> [Problem statement]:
The full set of entries, reproduced exactly, is the expected answer.

> [Task inputs]:
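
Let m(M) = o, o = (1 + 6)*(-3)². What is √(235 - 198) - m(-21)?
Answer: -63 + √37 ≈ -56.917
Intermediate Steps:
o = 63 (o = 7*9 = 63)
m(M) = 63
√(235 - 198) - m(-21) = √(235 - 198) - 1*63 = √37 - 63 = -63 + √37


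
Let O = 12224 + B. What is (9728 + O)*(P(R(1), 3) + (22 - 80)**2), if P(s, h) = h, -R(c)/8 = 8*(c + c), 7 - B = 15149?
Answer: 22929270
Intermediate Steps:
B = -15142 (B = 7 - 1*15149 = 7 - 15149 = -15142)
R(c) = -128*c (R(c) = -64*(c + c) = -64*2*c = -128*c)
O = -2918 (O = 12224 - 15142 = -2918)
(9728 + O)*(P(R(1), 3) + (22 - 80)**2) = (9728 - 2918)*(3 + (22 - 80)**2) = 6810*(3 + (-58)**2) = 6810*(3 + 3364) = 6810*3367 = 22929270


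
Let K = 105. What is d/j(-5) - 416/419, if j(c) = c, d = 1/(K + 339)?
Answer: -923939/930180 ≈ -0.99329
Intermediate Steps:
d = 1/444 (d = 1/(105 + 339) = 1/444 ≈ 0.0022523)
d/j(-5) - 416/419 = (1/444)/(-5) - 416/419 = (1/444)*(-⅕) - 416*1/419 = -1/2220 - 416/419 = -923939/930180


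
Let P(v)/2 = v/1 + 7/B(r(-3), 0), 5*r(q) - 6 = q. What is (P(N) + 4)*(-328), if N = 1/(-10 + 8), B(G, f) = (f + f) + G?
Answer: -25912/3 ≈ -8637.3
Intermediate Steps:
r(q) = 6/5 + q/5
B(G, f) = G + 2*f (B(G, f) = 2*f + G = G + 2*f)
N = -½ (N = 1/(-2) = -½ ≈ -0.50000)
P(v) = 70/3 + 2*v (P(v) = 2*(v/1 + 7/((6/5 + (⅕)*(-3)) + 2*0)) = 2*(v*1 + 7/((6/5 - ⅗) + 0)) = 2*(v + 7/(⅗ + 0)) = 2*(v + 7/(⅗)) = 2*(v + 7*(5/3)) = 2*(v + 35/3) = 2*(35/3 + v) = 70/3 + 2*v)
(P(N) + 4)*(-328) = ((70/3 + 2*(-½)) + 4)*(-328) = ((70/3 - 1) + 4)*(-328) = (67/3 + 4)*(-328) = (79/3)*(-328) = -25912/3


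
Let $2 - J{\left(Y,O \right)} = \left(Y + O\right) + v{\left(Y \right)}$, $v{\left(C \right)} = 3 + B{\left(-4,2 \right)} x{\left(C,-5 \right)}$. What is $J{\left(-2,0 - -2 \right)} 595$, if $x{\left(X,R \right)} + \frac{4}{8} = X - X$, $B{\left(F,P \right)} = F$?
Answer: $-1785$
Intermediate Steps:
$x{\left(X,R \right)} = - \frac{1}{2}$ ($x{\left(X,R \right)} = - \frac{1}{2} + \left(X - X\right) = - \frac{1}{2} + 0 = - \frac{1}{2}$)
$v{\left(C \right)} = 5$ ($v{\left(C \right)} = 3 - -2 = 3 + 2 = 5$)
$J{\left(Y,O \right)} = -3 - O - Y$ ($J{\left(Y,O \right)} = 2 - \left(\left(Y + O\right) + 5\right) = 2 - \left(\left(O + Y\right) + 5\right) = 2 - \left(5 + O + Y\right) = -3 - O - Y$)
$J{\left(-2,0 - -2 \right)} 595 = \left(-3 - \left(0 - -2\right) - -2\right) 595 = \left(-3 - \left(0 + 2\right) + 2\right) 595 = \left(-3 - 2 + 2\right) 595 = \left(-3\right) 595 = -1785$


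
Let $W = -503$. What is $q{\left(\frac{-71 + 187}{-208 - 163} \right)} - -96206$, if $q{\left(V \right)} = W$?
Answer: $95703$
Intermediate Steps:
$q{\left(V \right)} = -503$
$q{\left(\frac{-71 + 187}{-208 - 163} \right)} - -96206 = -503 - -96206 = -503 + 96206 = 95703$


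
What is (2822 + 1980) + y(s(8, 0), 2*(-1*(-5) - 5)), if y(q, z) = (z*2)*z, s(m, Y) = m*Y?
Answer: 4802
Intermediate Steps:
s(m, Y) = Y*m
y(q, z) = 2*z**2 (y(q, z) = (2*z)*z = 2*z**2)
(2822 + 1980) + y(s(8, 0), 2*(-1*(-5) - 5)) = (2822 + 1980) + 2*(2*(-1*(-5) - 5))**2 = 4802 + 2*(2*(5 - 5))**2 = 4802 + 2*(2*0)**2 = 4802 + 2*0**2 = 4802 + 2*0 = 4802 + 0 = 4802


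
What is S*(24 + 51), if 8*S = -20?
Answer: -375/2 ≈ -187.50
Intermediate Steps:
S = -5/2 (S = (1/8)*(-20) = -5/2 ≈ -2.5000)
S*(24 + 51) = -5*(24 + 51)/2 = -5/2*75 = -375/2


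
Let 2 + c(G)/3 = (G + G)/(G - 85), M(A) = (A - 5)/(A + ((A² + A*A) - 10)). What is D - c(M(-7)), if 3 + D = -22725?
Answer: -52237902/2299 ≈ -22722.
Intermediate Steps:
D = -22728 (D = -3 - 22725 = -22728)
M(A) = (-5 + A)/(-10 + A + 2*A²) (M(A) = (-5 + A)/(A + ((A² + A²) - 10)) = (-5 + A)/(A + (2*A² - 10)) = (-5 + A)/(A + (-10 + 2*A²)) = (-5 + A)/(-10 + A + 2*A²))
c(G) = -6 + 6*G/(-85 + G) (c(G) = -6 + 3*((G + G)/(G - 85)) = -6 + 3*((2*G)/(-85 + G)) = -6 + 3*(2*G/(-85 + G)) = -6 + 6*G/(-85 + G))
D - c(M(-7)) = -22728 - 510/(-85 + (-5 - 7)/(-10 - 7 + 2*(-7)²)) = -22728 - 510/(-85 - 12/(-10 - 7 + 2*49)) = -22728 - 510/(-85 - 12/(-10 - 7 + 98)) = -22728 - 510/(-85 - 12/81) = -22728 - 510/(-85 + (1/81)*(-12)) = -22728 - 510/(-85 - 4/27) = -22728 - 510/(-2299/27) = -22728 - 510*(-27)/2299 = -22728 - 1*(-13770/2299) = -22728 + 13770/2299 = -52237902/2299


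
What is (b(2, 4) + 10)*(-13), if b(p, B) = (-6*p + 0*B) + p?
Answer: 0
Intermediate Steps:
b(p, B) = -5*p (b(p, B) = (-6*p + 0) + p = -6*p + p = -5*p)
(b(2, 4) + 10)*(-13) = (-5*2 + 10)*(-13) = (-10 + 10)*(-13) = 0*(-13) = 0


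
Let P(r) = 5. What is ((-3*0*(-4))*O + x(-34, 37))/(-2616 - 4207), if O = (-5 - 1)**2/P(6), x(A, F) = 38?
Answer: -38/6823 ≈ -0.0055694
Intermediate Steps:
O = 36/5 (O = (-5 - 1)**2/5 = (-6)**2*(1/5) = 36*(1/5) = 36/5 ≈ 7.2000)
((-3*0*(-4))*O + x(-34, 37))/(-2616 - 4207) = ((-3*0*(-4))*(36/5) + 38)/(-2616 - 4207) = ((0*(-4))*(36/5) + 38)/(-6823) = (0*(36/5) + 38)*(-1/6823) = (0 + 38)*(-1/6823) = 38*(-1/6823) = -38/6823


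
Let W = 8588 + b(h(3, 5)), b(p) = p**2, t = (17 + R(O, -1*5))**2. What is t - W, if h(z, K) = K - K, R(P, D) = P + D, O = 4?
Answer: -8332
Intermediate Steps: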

> [Solution]:
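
Let m(M) = o, o = (1 + 6)*(-3)². What is √(235 - 198) - m(-21)?
Answer: -63 + √37 ≈ -56.917
Intermediate Steps:
o = 63 (o = 7*9 = 63)
m(M) = 63
√(235 - 198) - m(-21) = √(235 - 198) - 1*63 = √37 - 63 = -63 + √37


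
Let O = 12224 + B. What is (9728 + O)*(P(R(1), 3) + (22 - 80)**2), if P(s, h) = h, -R(c)/8 = 8*(c + c), 7 - B = 15149?
Answer: 22929270
Intermediate Steps:
B = -15142 (B = 7 - 1*15149 = 7 - 15149 = -15142)
R(c) = -128*c (R(c) = -64*(c + c) = -64*2*c = -128*c)
O = -2918 (O = 12224 - 15142 = -2918)
(9728 + O)*(P(R(1), 3) + (22 - 80)**2) = (9728 - 2918)*(3 + (22 - 80)**2) = 6810*(3 + (-58)**2) = 6810*(3 + 3364) = 6810*3367 = 22929270


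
Let K = 105. What is d/j(-5) - 416/419, if j(c) = c, d = 1/(K + 339)?
Answer: -923939/930180 ≈ -0.99329
Intermediate Steps:
d = 1/444 (d = 1/(105 + 339) = 1/444 ≈ 0.0022523)
d/j(-5) - 416/419 = (1/444)/(-5) - 416/419 = (1/444)*(-⅕) - 416*1/419 = -1/2220 - 416/419 = -923939/930180


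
Let P(v)/2 = v/1 + 7/B(r(-3), 0), 5*r(q) - 6 = q. What is (P(N) + 4)*(-328), if N = 1/(-10 + 8), B(G, f) = (f + f) + G?
Answer: -25912/3 ≈ -8637.3
Intermediate Steps:
r(q) = 6/5 + q/5
B(G, f) = G + 2*f (B(G, f) = 2*f + G = G + 2*f)
N = -½ (N = 1/(-2) = -½ ≈ -0.50000)
P(v) = 70/3 + 2*v (P(v) = 2*(v/1 + 7/((6/5 + (⅕)*(-3)) + 2*0)) = 2*(v*1 + 7/((6/5 - ⅗) + 0)) = 2*(v + 7/(⅗ + 0)) = 2*(v + 7/(⅗)) = 2*(v + 7*(5/3)) = 2*(v + 35/3) = 2*(35/3 + v) = 70/3 + 2*v)
(P(N) + 4)*(-328) = ((70/3 + 2*(-½)) + 4)*(-328) = ((70/3 - 1) + 4)*(-328) = (67/3 + 4)*(-328) = (79/3)*(-328) = -25912/3


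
Let $2 - J{\left(Y,O \right)} = \left(Y + O\right) + v{\left(Y \right)}$, $v{\left(C \right)} = 3 + B{\left(-4,2 \right)} x{\left(C,-5 \right)}$. What is $J{\left(-2,0 - -2 \right)} 595$, if $x{\left(X,R \right)} + \frac{4}{8} = X - X$, $B{\left(F,P \right)} = F$?
Answer: $-1785$
Intermediate Steps:
$x{\left(X,R \right)} = - \frac{1}{2}$ ($x{\left(X,R \right)} = - \frac{1}{2} + \left(X - X\right) = - \frac{1}{2} + 0 = - \frac{1}{2}$)
$v{\left(C \right)} = 5$ ($v{\left(C \right)} = 3 - -2 = 3 + 2 = 5$)
$J{\left(Y,O \right)} = -3 - O - Y$ ($J{\left(Y,O \right)} = 2 - \left(\left(Y + O\right) + 5\right) = 2 - \left(\left(O + Y\right) + 5\right) = 2 - \left(5 + O + Y\right) = -3 - O - Y$)
$J{\left(-2,0 - -2 \right)} 595 = \left(-3 - \left(0 - -2\right) - -2\right) 595 = \left(-3 - \left(0 + 2\right) + 2\right) 595 = \left(-3 - 2 + 2\right) 595 = \left(-3\right) 595 = -1785$


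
Let $W = -503$. What is $q{\left(\frac{-71 + 187}{-208 - 163} \right)} - -96206$, if $q{\left(V \right)} = W$?
Answer: $95703$
Intermediate Steps:
$q{\left(V \right)} = -503$
$q{\left(\frac{-71 + 187}{-208 - 163} \right)} - -96206 = -503 - -96206 = -503 + 96206 = 95703$


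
What is (2822 + 1980) + y(s(8, 0), 2*(-1*(-5) - 5)), if y(q, z) = (z*2)*z, s(m, Y) = m*Y?
Answer: 4802
Intermediate Steps:
s(m, Y) = Y*m
y(q, z) = 2*z**2 (y(q, z) = (2*z)*z = 2*z**2)
(2822 + 1980) + y(s(8, 0), 2*(-1*(-5) - 5)) = (2822 + 1980) + 2*(2*(-1*(-5) - 5))**2 = 4802 + 2*(2*(5 - 5))**2 = 4802 + 2*(2*0)**2 = 4802 + 2*0**2 = 4802 + 2*0 = 4802 + 0 = 4802


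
What is S*(24 + 51), if 8*S = -20?
Answer: -375/2 ≈ -187.50
Intermediate Steps:
S = -5/2 (S = (1/8)*(-20) = -5/2 ≈ -2.5000)
S*(24 + 51) = -5*(24 + 51)/2 = -5/2*75 = -375/2


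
Let 2 + c(G)/3 = (G + G)/(G - 85), M(A) = (A - 5)/(A + ((A² + A*A) - 10)). What is D - c(M(-7)), if 3 + D = -22725?
Answer: -52237902/2299 ≈ -22722.
Intermediate Steps:
D = -22728 (D = -3 - 22725 = -22728)
M(A) = (-5 + A)/(-10 + A + 2*A²) (M(A) = (-5 + A)/(A + ((A² + A²) - 10)) = (-5 + A)/(A + (2*A² - 10)) = (-5 + A)/(A + (-10 + 2*A²)) = (-5 + A)/(-10 + A + 2*A²))
c(G) = -6 + 6*G/(-85 + G) (c(G) = -6 + 3*((G + G)/(G - 85)) = -6 + 3*((2*G)/(-85 + G)) = -6 + 3*(2*G/(-85 + G)) = -6 + 6*G/(-85 + G))
D - c(M(-7)) = -22728 - 510/(-85 + (-5 - 7)/(-10 - 7 + 2*(-7)²)) = -22728 - 510/(-85 - 12/(-10 - 7 + 2*49)) = -22728 - 510/(-85 - 12/(-10 - 7 + 98)) = -22728 - 510/(-85 - 12/81) = -22728 - 510/(-85 + (1/81)*(-12)) = -22728 - 510/(-85 - 4/27) = -22728 - 510/(-2299/27) = -22728 - 510*(-27)/2299 = -22728 - 1*(-13770/2299) = -22728 + 13770/2299 = -52237902/2299


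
What is (b(2, 4) + 10)*(-13), if b(p, B) = (-6*p + 0*B) + p?
Answer: 0
Intermediate Steps:
b(p, B) = -5*p (b(p, B) = (-6*p + 0) + p = -6*p + p = -5*p)
(b(2, 4) + 10)*(-13) = (-5*2 + 10)*(-13) = (-10 + 10)*(-13) = 0*(-13) = 0


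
Let P(r) = 5. What is ((-3*0*(-4))*O + x(-34, 37))/(-2616 - 4207), if O = (-5 - 1)**2/P(6), x(A, F) = 38?
Answer: -38/6823 ≈ -0.0055694
Intermediate Steps:
O = 36/5 (O = (-5 - 1)**2/5 = (-6)**2*(1/5) = 36*(1/5) = 36/5 ≈ 7.2000)
((-3*0*(-4))*O + x(-34, 37))/(-2616 - 4207) = ((-3*0*(-4))*(36/5) + 38)/(-2616 - 4207) = ((0*(-4))*(36/5) + 38)/(-6823) = (0*(36/5) + 38)*(-1/6823) = (0 + 38)*(-1/6823) = 38*(-1/6823) = -38/6823


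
Let W = 8588 + b(h(3, 5)), b(p) = p**2, t = (17 + R(O, -1*5))**2. What is t - W, if h(z, K) = K - K, R(P, D) = P + D, O = 4?
Answer: -8332
Intermediate Steps: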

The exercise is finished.